Exercise →
Set down all of the records exactly, leaving none out.
*** Opening of Material provided ***
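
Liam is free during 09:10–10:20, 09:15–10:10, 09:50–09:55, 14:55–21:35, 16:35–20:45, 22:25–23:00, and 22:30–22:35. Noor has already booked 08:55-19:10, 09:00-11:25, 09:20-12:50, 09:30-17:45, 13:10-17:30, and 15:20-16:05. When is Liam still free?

19:10-21:35, 22:25-23:00

A, merged: 09:10-10:20, 14:55-21:35, 22:25-23:00.
B, merged: 08:55-19:10.
09:10-10:20 lies entirely inside B → drops out.
14:55-21:35 with B removed leaves 19:10-21:35.
22:25-23:00 is untouched.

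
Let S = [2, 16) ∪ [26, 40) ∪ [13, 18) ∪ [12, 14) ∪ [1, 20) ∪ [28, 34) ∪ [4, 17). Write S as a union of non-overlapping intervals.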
*** Close of Material provided ***
Your response →
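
Liam is free during 09:10–10:20, 09:15–10:10, 09:50–09:55, 14:55–21:35, 16:35–20:45, 22:25–23:00, and 22:30–22:35. Noor has already booked 08:55-19:10, 09:00-11:25, 09:20-12:50, 09:30-17:45, 13:10-17:30, and 15:20-16:05. When is Liam still free?

19:10-21:35, 22:25-23:00

A, merged: 09:10-10:20, 14:55-21:35, 22:25-23:00.
B, merged: 08:55-19:10.
09:10-10:20 lies entirely inside B → drops out.
14:55-21:35 with B removed leaves 19:10-21:35.
22:25-23:00 is untouched.

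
Let S = [2, 16) ∪ [26, 40) ∪ [13, 18) ∪ [12, 14) ∪ [1, 20) ∪ [28, 34) ∪ [4, 17). Write S as a union of non-overlapping intervals.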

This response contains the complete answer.